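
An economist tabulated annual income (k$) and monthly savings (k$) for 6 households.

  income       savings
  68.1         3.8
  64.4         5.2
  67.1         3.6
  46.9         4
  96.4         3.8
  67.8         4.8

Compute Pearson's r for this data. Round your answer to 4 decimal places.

n = 6, Σx = 410.7, Σy = 25.2, Σx² = 29376.79, Σy² = 107.92, Σxy = 1714.58
nΣxy − ΣxΣy = 10287.48 − 10349.64 = -62.16
nΣx² − (Σx)² = 176260.74 − 168674.49 = 7586.25; nΣy² − (Σy)² = 647.52 − 635.04 = 12.48
r = -62.16 / √(7586.25 × 12.48) = -62.16 / 307.6953 ≈ -0.2020

-0.2020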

■ **TO DO**
Leaving each word as it is, reproduce all the material.

■ **RESULT OF THE TASK**
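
An economist tabulated annual income (k$) and monthly savings (k$) for 6 households.

  income       savings
  68.1         3.8
  64.4         5.2
  67.1         3.6
  46.9         4
  96.4         3.8
  67.8         4.8

Compute Pearson's r for this data. Round your answer to 4 decimal places.

n = 6, Σx = 410.7, Σy = 25.2, Σx² = 29376.79, Σy² = 107.92, Σxy = 1714.58
nΣxy − ΣxΣy = 10287.48 − 10349.64 = -62.16
nΣx² − (Σx)² = 176260.74 − 168674.49 = 7586.25; nΣy² − (Σy)² = 647.52 − 635.04 = 12.48
r = -62.16 / √(7586.25 × 12.48) = -62.16 / 307.6953 ≈ -0.2020

-0.2020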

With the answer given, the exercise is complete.